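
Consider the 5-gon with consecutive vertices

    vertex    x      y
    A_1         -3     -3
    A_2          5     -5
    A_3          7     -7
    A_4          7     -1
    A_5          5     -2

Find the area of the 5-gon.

21

Apply the surveyor's formula: 2A = Σ (x_i·y_{i+1} − x_{i+1}·y_i), indices taken mod 5.
A_1→A_2: (-3)(-5) − (5)(-3) = 30
A_2→A_3: (5)(-7) − (7)(-5) = 0
A_3→A_4: (7)(-1) − (7)(-7) = 42
A_4→A_5: (7)(-2) − (5)(-1) = -9
A_5→A_1: (5)(-3) − (-3)(-2) = -21
Σ = 42
Area = |Σ|/2 = 21.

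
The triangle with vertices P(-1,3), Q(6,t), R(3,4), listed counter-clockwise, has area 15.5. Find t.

-3

Write out the shoelace sum; only the two edges meeting at Q involve t:
2·Area = [((-1)·t − 6·3) + (6·4 − 3·t)] + 13
       = -4·t + 19 = 31
⇒ t = -3.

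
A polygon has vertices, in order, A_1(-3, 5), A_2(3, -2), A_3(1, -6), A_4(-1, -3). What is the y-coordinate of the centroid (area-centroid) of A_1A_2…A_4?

Apply Gauss's area formula. First the cross-terms c_i = x_i·y_{i+1} − x_{i+1}·y_i:
  -9, -16, -9, -14  ⇒  2A = -48, A = -24.
Then Σ (y_i + y_{i+1})·c_i = 154, so ȳ = 154 / (6·(-24)) = -77/72.

-77/72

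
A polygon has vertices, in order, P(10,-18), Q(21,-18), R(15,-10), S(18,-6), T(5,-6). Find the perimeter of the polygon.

52

|PQ| = √((11)² + (0)²) = √121 = 11
|QR| = √((-6)² + (8)²) = √100 = 10
|RS| = √((3)² + (4)²) = √25 = 5
|ST| = √((-13)² + (0)²) = √169 = 13
|TP| = √((5)² + (-12)²) = √169 = 13
Perimeter = 11 + 10 + 5 + 13 + 13 = 52.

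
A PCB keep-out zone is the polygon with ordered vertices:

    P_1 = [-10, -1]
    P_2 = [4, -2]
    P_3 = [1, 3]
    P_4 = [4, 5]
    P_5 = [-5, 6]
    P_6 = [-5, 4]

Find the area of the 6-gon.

Σ = (24) + (14) + (-7) + (49) + (10) + (45) = 135
Area = |Σ|/2 = 67.5.

67.5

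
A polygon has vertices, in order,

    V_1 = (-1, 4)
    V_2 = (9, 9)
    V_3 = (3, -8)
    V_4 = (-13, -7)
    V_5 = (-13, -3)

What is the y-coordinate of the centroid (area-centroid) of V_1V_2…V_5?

-69/47

Apply the surveyor's formula. First the cross-terms c_i = x_i·y_{i+1} − x_{i+1}·y_i:
  -45, -99, -125, -52, -55  ⇒  2A = -376, A = -188.
Then Σ (y_i + y_{i+1})·c_i = 1656, so ȳ = 1656 / (6·(-188)) = -69/47.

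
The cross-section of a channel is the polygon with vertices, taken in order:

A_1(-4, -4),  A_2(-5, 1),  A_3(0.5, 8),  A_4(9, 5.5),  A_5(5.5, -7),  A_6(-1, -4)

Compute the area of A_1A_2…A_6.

Apply the shoelace formula: 2A = Σ (x_i·y_{i+1} − x_{i+1}·y_i), indices taken mod 6.
Σ = (-24) + (-40.5) + (-69.25) + (-93.25) + (-29) + (-12) = -268
Area = |Σ|/2 = 134.

134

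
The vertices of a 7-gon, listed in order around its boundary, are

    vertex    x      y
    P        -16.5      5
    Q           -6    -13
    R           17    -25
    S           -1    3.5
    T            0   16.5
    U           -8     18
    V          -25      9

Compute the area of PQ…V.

Apply Gauss's area formula: 2A = Σ (x_i·y_{i+1} − x_{i+1}·y_i), indices taken mod 7.
Σ = (244.5) + (371) + (34.5) + (-16.5) + (132) + (378) + (23.5) = 1167
Area = |Σ|/2 = 583.5.

583.5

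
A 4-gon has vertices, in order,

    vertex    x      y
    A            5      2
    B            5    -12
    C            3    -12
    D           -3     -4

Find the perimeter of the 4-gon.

36

|AB| = √((0)² + (-14)²) = √196 = 14
|BC| = √((-2)² + (0)²) = √4 = 2
|CD| = √((-6)² + (8)²) = √100 = 10
|DA| = √((8)² + (6)²) = √100 = 10
Perimeter = 14 + 2 + 10 + 10 = 36.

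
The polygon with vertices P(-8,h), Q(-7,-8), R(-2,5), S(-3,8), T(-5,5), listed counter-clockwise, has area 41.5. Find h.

The doubled signed area Σ (x_i y_{i+1} − x_{i+1} y_i) is linear in h.
With h=0 it equals 77; the coefficient of h is 2 (from the two edges through P).
So 2·h + 77 = 2·41.5 = 83 ⇒ h = 3.

3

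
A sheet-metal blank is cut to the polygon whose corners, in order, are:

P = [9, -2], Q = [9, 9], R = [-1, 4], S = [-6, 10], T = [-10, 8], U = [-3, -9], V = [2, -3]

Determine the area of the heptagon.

187

Apply the shoelace (surveyor's) formula: 2A = Σ (x_i·y_{i+1} − x_{i+1}·y_i), indices taken mod 7.
Σ = (99) + (45) + (14) + (52) + (114) + (27) + (23) = 374
Area = |Σ|/2 = 187.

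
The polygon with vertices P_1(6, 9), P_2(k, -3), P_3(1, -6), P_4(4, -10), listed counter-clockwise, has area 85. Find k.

The doubled signed area Σ (x_i y_{i+1} − x_{i+1} y_i) is linear in k.
With k=0 it equals 95; the coefficient of k is -15 (from the two edges through P_2).
So -15·k + 95 = 2·85 = 170 ⇒ k = -5.

-5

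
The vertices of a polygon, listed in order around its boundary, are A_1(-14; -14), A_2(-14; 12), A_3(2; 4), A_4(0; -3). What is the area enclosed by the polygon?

Apply the surveyor's formula: 2A = Σ (x_i·y_{i+1} − x_{i+1}·y_i), indices taken mod 4.
Σ = (-364) + (-80) + (-6) + (-42) = -492
Area = |Σ|/2 = 246.

246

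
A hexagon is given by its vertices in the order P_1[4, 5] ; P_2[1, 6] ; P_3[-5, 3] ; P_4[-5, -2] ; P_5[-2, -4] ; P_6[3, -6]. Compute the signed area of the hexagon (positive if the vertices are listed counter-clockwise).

Apply Gauss's area formula: 2A = Σ (x_i·y_{i+1} − x_{i+1}·y_i), indices taken mod 6.
Σ = (19) + (33) + (25) + (16) + (24) + (39) = 156
Signed area = Σ/2 = 78 (positive ⇒ counter-clockwise traversal).

78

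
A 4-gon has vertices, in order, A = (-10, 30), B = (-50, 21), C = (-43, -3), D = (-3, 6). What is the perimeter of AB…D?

132

|AB| = √((-40)² + (-9)²) = √1681 = 41
|BC| = √((7)² + (-24)²) = √625 = 25
|CD| = √((40)² + (9)²) = √1681 = 41
|DA| = √((-7)² + (24)²) = √625 = 25
Perimeter = 41 + 25 + 41 + 25 = 132.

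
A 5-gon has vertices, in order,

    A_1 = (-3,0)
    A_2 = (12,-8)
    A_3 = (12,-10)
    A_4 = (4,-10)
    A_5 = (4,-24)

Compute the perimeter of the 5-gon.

|A_1A_2| = √((15)² + (-8)²) = √289 = 17
|A_2A_3| = √((0)² + (-2)²) = √4 = 2
|A_3A_4| = √((-8)² + (0)²) = √64 = 8
|A_4A_5| = √((0)² + (-14)²) = √196 = 14
|A_5A_1| = √((-7)² + (24)²) = √625 = 25
Perimeter = 17 + 2 + 8 + 14 + 25 = 66.

66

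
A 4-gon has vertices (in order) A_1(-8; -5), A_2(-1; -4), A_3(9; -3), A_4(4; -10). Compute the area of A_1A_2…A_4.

Cross-terms: 27, 39, -78, -100  ⇒  Σ = -112
Area = |Σ|/2 = 56.

56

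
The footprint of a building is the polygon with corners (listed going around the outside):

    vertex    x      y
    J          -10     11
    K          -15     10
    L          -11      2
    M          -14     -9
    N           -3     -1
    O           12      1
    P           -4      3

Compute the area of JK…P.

Σ = (65) + (80) + (127) + (-13) + (9) + (40) + (-14) = 294
Area = |Σ|/2 = 147.

147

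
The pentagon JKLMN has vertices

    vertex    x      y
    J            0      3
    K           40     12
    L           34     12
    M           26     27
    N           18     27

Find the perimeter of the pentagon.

|JK| = √((40)² + (9)²) = √1681 = 41
|KL| = √((-6)² + (0)²) = √36 = 6
|LM| = √((-8)² + (15)²) = √289 = 17
|MN| = √((-8)² + (0)²) = √64 = 8
|NJ| = √((-18)² + (-24)²) = √900 = 30
Perimeter = 41 + 6 + 17 + 8 + 30 = 102.

102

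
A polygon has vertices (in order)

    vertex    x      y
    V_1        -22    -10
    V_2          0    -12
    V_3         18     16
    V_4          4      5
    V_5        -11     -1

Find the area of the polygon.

322.5

Apply Gauss's area formula: 2A = Σ (x_i·y_{i+1} − x_{i+1}·y_i), indices taken mod 5.
Σ = (264) + (216) + (26) + (51) + (88) = 645
Area = |Σ|/2 = 322.5.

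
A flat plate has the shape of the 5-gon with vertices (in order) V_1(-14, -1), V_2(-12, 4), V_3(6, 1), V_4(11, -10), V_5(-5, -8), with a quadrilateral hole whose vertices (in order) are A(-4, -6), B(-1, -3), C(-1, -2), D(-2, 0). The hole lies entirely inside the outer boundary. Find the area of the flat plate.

203.5

Outer boundary:
Apply the surveyor's formula: 2A = Σ (x_i·y_{i+1} − x_{i+1}·y_i), indices taken mod 5.
Cross-terms: -68, -36, -71, -138, -107  ⇒  Σ = -420
Area = |Σ|/2 = 210.
Hole:
Σ = (6) + (-1) + (-4) + (12) = 13
Area = |Σ|/2 = 6.5.
Net area = 210 − 6.5 = 203.5.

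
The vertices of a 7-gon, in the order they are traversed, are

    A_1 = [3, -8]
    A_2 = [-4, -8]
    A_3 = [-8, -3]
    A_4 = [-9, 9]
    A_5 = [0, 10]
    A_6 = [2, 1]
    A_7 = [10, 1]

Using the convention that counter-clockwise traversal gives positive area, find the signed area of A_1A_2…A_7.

-204

Apply the surveyor's formula: 2A = Σ (x_i·y_{i+1} − x_{i+1}·y_i), indices taken mod 7.
Cross-terms: -56, -52, -99, -90, -20, -8, -83  ⇒  Σ = -408
Signed area = Σ/2 = -204 (negative ⇒ clockwise traversal).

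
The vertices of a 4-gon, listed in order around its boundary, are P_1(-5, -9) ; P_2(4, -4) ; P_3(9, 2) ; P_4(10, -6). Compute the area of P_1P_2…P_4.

47

Apply the shoelace (surveyor's) formula: 2A = Σ (x_i·y_{i+1} − x_{i+1}·y_i), indices taken mod 4.
Σ = (56) + (44) + (-74) + (-120) = -94
Area = |Σ|/2 = 47.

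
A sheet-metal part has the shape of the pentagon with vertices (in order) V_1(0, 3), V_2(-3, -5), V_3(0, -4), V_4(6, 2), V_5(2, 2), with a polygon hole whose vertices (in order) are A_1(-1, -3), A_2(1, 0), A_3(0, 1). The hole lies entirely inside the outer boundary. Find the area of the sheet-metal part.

Outer boundary:
Apply the shoelace (surveyor's) formula: 2A = Σ (x_i·y_{i+1} − x_{i+1}·y_i), indices taken mod 5.
Cross-terms: 9, 12, 24, 8, 6  ⇒  Σ = 59
Area = |Σ|/2 = 29.5.
Hole:
Σ = (3) + (1) + (1) = 5
Area = |Σ|/2 = 2.5.
Net area = 29.5 − 2.5 = 27.

27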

----

#### Directions for this task
Please copy each line of the material that contains the word "corners".

#### Answer section
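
A sheet-metal blank is cut to the polygon whose corners, in order, are:
The footprint of a building is the polygon with corners (listed going around the outside):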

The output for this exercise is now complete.